Directions for this task:
All lines in the records that carry the string "sequence" are to be shown.

Source material:
——

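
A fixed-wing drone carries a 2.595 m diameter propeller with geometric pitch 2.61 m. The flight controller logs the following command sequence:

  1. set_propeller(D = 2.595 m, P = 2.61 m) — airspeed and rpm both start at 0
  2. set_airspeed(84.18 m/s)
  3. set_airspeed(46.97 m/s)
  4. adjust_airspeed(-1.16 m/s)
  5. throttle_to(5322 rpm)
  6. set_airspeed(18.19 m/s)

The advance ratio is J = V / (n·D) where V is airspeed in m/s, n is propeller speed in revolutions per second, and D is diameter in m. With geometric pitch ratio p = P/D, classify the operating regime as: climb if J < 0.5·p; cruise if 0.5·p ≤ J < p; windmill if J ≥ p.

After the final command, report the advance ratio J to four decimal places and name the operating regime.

J = 0.0790, regime = climb

set_propeller: D = 2.595 m, P = 2.61 m (p = P/D = 1.005780); state ← (V=0, rpm=0)
set_airspeed(84.18): V ← 84.18 m/s
set_airspeed(46.97): V ← 46.97 m/s
adjust_airspeed(-1.16): V ← 46.97 -1.16 = 45.81 m/s
throttle_to(5322): rpm ← 5322
set_airspeed(18.19): V ← 18.19 m/s
final state: V = 18.19 m/s, rpm = 5322 → n = rpm/60 = 88.700000 rev/s
J = V / (n·D) = 18.19 / (88.700000 × 2.595) = 0.079026
regime bands: climb J<0.5029 | cruise [0.5029, 1.0058) | windmill J≥1.0058
J = 0.0790 → climb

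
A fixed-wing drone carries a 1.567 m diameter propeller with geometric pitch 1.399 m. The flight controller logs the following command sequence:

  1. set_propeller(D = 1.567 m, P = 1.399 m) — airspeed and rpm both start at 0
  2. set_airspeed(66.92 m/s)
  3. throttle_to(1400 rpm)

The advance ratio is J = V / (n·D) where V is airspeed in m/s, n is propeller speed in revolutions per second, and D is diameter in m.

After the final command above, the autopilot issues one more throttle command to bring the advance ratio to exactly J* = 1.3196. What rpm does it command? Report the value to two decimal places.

rpm = 1941.76

set_propeller: D = 1.567 m, P = 1.399 m (p = P/D = 0.892789); state ← (V=0, rpm=0)
set_airspeed(66.92): V ← 66.92 m/s
throttle_to(1400): rpm ← 1400
final state: V = 66.92 m/s, rpm = 1400 → n = rpm/60 = 23.333333 rev/s
target J* = 1.3196; solve J* = V/(n·D) for n: n = V/(J*·D) = 66.92/(1.3196 × 1.567) = 32.362691 rev/s
rpm = 60·n = 1941.761471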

——

Exercise output:
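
A fixed-wing drone carries a 2.595 m diameter propeller with geometric pitch 2.61 m. The flight controller logs the following command sequence:
A fixed-wing drone carries a 1.567 m diameter propeller with geometric pitch 1.399 m. The flight controller logs the following command sequence: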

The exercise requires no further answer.